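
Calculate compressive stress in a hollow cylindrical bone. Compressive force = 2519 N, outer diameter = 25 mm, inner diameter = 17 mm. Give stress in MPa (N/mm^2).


A = pi*(r_o^2 - r_i^2)
r_o = 12.5 mm, r_i = 8.5 mm
A = 263.894 mm^2
sigma = F/A = 2519 / 263.894
sigma = 9.545 MPa


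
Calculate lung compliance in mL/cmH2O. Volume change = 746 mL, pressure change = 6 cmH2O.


C = dV / dP
C = 746 / 6
C = 124.3 mL/cmH2O


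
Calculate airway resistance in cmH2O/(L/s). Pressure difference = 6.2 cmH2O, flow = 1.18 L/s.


R = dP / flow
R = 6.2 / 1.18
R = 5.254 cmH2O/(L/s)


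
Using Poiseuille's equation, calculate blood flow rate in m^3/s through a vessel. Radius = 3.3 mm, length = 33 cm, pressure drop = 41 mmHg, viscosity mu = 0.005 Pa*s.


Q = pi*r^4*dP / (8*mu*L)
r = 0.0033 m, L = 0.33 m
dP = 41 mmHg = 5466.202 Pa
Q = 1.5428e-04 m^3/s


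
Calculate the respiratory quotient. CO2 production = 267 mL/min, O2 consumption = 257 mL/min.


RQ = VCO2 / VO2
RQ = 267 / 257
RQ = 1.039


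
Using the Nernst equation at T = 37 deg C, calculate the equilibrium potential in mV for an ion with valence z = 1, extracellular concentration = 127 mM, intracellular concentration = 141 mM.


E = (RT/(zF)) * ln(C_out/C_in)
T = 37 + 273.15 = 310.15 K
E = (8.314 * 310.15 / (1 * 96485)) * ln(127/141)
E = -2.795 mV


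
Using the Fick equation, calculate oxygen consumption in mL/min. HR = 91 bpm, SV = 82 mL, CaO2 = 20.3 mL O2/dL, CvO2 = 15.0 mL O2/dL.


CO = HR*SV = 91*82/1000 = 7.462 L/min
a-v O2 diff = 20.3 - 15.0 = 5.3 mL/dL
VO2 = CO * (CaO2-CvO2) * 10 dL/L
VO2 = 7.462 * 5.3 * 10
VO2 = 395.5 mL/min


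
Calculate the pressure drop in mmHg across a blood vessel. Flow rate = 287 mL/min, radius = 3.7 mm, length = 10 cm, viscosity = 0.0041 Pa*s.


dP = 8*mu*L*Q / (pi*r^4)
Q = 287 mL/min = 4.78333e-06 m^3/s
dP = 26.6469 Pa = 26.6469 / 133.322 mmHg = 0.1999 mmHg


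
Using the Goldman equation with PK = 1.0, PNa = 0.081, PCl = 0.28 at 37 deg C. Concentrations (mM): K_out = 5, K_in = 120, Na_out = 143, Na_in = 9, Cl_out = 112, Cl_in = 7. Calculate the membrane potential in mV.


Vm = (RT/F)*ln((PK*Ko + PNa*Nao + PCl*Cli)/(PK*Ki + PNa*Nai + PCl*Clo))
Numer = 18.543, Denom = 152.089
Vm = -56.24 mV


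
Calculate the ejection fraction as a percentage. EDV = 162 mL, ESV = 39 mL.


SV = EDV - ESV = 162 - 39 = 123 mL
EF = SV/EDV * 100 = 123/162 * 100
EF = 75.93%


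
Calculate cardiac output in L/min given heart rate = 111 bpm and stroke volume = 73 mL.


CO = HR * SV
CO = 111 * 73 / 1000
CO = 8.103 L/min


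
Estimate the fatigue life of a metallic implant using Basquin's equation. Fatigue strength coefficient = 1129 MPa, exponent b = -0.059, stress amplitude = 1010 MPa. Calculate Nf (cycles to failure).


sigma_a = sigma_f' * (2Nf)^b
2Nf = (sigma_a/sigma_f')^(1/b)
2Nf = (1010/1129)^(1/-0.059)
2Nf = 6.6050185
Nf = 3.303


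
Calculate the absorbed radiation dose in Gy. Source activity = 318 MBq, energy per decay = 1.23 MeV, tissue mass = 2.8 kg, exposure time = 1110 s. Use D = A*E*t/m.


A = 318 MBq = 3.1800e+08 Bq
E = 1.23 MeV = 1.97046e-13 J
D = A*E*t/m = 3.1800e+08*1.97046e-13*1110/2.8
D = 0.02484 Gy


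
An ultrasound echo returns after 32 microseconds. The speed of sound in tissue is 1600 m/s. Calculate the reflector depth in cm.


depth = c * t / 2
t = 32 us = 3.2000e-05 s
depth = 1600 * 3.2000e-05 / 2
depth = 0.0256 m = 2.56 cm


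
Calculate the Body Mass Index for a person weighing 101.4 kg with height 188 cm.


BMI = weight / height^2
height = 188 cm = 1.88 m
BMI = 101.4 / 1.88^2
BMI = 28.69 kg/m^2


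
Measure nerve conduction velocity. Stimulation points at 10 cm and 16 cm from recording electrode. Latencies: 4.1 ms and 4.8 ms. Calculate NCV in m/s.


Distance = (16 - 10) / 100 = 0.06 m
dt = (4.8 - 4.1) / 1000 = 7.0000e-04 s
NCV = dist / dt = 85.71 m/s


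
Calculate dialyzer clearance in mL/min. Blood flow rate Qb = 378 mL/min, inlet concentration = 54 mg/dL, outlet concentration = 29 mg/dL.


K = Qb * (Cb_in - Cb_out) / Cb_in
K = 378 * (54 - 29) / 54
K = 175 mL/min


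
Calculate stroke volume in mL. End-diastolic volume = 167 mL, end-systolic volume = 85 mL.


SV = EDV - ESV
SV = 167 - 85
SV = 82 mL


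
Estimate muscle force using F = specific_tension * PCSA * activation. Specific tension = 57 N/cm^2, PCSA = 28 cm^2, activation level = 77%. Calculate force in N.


F = sigma * PCSA * activation
F = 57 * 28 * 0.77
F = 1229 N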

──────────

- [Exercise instructions]: Return exactly the lines of the listing that run from the one containing "Calculate dialyzer clearance" through the last, and no others.

- [Solved exercise]:
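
Calculate dialyzer clearance in mL/min. Blood flow rate Qb = 378 mL/min, inlet concentration = 54 mg/dL, outlet concentration = 29 mg/dL.


K = Qb * (Cb_in - Cb_out) / Cb_in
K = 378 * (54 - 29) / 54
K = 175 mL/min


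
Calculate stroke volume in mL. End-diastolic volume = 167 mL, end-systolic volume = 85 mL.


SV = EDV - ESV
SV = 167 - 85
SV = 82 mL


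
Estimate muscle force using F = specific_tension * PCSA * activation. Specific tension = 57 N/cm^2, PCSA = 28 cm^2, activation level = 77%. Calculate force in N.


F = sigma * PCSA * activation
F = 57 * 28 * 0.77
F = 1229 N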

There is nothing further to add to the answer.